• [INSTRUCTIONS FOR THE TASK]
Once the line containing "The cross-section of" is found, set down that line and each one after it exactly, through the end of the entries.

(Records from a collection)
[Start of section]

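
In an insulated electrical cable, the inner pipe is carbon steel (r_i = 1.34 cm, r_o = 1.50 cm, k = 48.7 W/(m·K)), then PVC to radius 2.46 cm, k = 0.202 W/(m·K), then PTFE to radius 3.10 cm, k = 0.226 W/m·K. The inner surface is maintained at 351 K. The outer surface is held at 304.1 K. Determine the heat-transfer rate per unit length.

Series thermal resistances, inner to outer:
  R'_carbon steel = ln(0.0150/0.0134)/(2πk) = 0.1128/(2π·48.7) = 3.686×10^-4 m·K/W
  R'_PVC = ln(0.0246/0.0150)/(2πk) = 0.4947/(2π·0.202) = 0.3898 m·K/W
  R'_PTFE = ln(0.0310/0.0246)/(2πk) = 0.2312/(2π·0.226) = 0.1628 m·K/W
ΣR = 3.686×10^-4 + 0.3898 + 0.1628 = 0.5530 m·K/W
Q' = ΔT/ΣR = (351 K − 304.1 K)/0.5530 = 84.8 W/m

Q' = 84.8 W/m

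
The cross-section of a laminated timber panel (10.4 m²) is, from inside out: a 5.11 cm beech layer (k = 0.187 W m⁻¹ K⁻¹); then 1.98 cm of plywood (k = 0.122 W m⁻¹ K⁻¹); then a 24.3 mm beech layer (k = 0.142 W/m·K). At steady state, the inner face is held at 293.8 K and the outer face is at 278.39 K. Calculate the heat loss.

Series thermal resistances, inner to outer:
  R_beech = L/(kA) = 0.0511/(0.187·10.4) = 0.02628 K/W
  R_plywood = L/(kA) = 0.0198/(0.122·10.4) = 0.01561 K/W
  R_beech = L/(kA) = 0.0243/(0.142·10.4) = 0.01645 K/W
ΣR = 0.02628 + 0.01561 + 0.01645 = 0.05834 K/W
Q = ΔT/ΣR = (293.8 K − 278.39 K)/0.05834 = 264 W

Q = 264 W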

[End of section]

• [RESULT]
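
The cross-section of a laminated timber panel (10.4 m²) is, from inside out: a 5.11 cm beech layer (k = 0.187 W m⁻¹ K⁻¹); then 1.98 cm of plywood (k = 0.122 W m⁻¹ K⁻¹); then a 24.3 mm beech layer (k = 0.142 W/m·K). At steady state, the inner face is held at 293.8 K and the outer face is at 278.39 K. Calculate the heat loss.

Series thermal resistances, inner to outer:
  R_beech = L/(kA) = 0.0511/(0.187·10.4) = 0.02628 K/W
  R_plywood = L/(kA) = 0.0198/(0.122·10.4) = 0.01561 K/W
  R_beech = L/(kA) = 0.0243/(0.142·10.4) = 0.01645 K/W
ΣR = 0.02628 + 0.01561 + 0.01645 = 0.05834 K/W
Q = ΔT/ΣR = (293.8 K − 278.39 K)/0.05834 = 264 W

Q = 264 W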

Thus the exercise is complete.